Your objective:
For this task, copy the data that follows exactly, keeping every character.

Stored entries
══════

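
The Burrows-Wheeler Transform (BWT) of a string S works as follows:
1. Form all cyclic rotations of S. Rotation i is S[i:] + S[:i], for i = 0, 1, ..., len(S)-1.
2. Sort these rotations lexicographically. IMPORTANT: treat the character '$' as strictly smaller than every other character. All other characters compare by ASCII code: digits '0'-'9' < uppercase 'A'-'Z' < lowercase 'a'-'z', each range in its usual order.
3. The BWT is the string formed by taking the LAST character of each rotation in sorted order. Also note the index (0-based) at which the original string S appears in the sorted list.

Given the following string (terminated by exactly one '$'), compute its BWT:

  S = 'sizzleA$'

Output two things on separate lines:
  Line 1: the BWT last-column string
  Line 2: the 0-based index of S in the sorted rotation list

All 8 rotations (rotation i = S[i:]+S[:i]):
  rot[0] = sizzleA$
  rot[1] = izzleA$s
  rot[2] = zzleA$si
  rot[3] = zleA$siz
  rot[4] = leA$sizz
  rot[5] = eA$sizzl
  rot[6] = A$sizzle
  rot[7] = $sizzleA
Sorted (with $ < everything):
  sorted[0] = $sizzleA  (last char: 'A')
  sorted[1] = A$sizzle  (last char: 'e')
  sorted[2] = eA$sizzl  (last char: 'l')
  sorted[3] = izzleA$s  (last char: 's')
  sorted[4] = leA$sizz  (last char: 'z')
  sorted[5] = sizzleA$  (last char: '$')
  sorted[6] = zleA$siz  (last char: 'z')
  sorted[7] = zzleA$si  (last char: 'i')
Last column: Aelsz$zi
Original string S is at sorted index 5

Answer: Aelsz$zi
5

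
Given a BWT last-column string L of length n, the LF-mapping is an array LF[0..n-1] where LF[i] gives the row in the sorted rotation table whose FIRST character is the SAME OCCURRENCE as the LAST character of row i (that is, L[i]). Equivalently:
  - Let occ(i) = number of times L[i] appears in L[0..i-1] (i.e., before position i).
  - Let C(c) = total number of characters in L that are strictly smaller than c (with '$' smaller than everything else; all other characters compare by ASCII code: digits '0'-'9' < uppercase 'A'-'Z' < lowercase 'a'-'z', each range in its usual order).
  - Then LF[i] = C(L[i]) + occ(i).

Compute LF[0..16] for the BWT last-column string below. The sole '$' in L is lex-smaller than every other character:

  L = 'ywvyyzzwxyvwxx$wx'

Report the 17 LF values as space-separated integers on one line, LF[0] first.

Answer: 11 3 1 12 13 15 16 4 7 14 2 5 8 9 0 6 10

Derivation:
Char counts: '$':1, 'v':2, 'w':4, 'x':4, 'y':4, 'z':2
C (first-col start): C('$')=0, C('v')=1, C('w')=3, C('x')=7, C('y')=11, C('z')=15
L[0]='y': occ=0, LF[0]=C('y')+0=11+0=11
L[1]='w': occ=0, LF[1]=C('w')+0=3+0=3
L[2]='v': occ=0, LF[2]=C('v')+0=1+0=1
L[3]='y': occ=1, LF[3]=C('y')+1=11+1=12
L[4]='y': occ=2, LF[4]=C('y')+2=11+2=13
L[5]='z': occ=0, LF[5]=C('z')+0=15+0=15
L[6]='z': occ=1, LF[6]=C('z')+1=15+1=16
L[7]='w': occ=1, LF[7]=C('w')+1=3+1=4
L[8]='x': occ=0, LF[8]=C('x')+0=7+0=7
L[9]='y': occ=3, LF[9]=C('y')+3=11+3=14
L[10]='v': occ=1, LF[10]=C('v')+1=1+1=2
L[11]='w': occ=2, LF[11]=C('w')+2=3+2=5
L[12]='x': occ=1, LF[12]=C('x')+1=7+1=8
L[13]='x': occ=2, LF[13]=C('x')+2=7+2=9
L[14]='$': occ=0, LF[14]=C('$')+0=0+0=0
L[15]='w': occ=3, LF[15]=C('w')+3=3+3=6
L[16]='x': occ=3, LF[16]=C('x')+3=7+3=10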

══════

Answer to this exercise:
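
The Burrows-Wheeler Transform (BWT) of a string S works as follows:
1. Form all cyclic rotations of S. Rotation i is S[i:] + S[:i], for i = 0, 1, ..., len(S)-1.
2. Sort these rotations lexicographically. IMPORTANT: treat the character '$' as strictly smaller than every other character. All other characters compare by ASCII code: digits '0'-'9' < uppercase 'A'-'Z' < lowercase 'a'-'z', each range in its usual order.
3. The BWT is the string formed by taking the LAST character of each rotation in sorted order. Also note the index (0-based) at which the original string S appears in the sorted list.

Given the following string (terminated by exactly one '$'), compute its BWT:

  S = 'sizzleA$'

Output two things on separate lines:
  Line 1: the BWT last-column string
  Line 2: the 0-based index of S in the sorted rotation list

All 8 rotations (rotation i = S[i:]+S[:i]):
  rot[0] = sizzleA$
  rot[1] = izzleA$s
  rot[2] = zzleA$si
  rot[3] = zleA$siz
  rot[4] = leA$sizz
  rot[5] = eA$sizzl
  rot[6] = A$sizzle
  rot[7] = $sizzleA
Sorted (with $ < everything):
  sorted[0] = $sizzleA  (last char: 'A')
  sorted[1] = A$sizzle  (last char: 'e')
  sorted[2] = eA$sizzl  (last char: 'l')
  sorted[3] = izzleA$s  (last char: 's')
  sorted[4] = leA$sizz  (last char: 'z')
  sorted[5] = sizzleA$  (last char: '$')
  sorted[6] = zleA$siz  (last char: 'z')
  sorted[7] = zzleA$si  (last char: 'i')
Last column: Aelsz$zi
Original string S is at sorted index 5

Answer: Aelsz$zi
5

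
Given a BWT last-column string L of length n, the LF-mapping is an array LF[0..n-1] where LF[i] gives the row in the sorted rotation table whose FIRST character is the SAME OCCURRENCE as the LAST character of row i (that is, L[i]). Equivalently:
  - Let occ(i) = number of times L[i] appears in L[0..i-1] (i.e., before position i).
  - Let C(c) = total number of characters in L that are strictly smaller than c (with '$' smaller than everything else; all other characters compare by ASCII code: digits '0'-'9' < uppercase 'A'-'Z' < lowercase 'a'-'z', each range in its usual order).
  - Then LF[i] = C(L[i]) + occ(i).

Compute LF[0..16] for the BWT last-column string below. The sole '$' in L is lex-smaller than every other character:

  L = 'ywvyyzzwxyvwxx$wx'

Report the 17 LF values as space-separated integers on one line, LF[0] first.

Answer: 11 3 1 12 13 15 16 4 7 14 2 5 8 9 0 6 10

Derivation:
Char counts: '$':1, 'v':2, 'w':4, 'x':4, 'y':4, 'z':2
C (first-col start): C('$')=0, C('v')=1, C('w')=3, C('x')=7, C('y')=11, C('z')=15
L[0]='y': occ=0, LF[0]=C('y')+0=11+0=11
L[1]='w': occ=0, LF[1]=C('w')+0=3+0=3
L[2]='v': occ=0, LF[2]=C('v')+0=1+0=1
L[3]='y': occ=1, LF[3]=C('y')+1=11+1=12
L[4]='y': occ=2, LF[4]=C('y')+2=11+2=13
L[5]='z': occ=0, LF[5]=C('z')+0=15+0=15
L[6]='z': occ=1, LF[6]=C('z')+1=15+1=16
L[7]='w': occ=1, LF[7]=C('w')+1=3+1=4
L[8]='x': occ=0, LF[8]=C('x')+0=7+0=7
L[9]='y': occ=3, LF[9]=C('y')+3=11+3=14
L[10]='v': occ=1, LF[10]=C('v')+1=1+1=2
L[11]='w': occ=2, LF[11]=C('w')+2=3+2=5
L[12]='x': occ=1, LF[12]=C('x')+1=7+1=8
L[13]='x': occ=2, LF[13]=C('x')+2=7+2=9
L[14]='$': occ=0, LF[14]=C('$')+0=0+0=0
L[15]='w': occ=3, LF[15]=C('w')+3=3+3=6
L[16]='x': occ=3, LF[16]=C('x')+3=7+3=10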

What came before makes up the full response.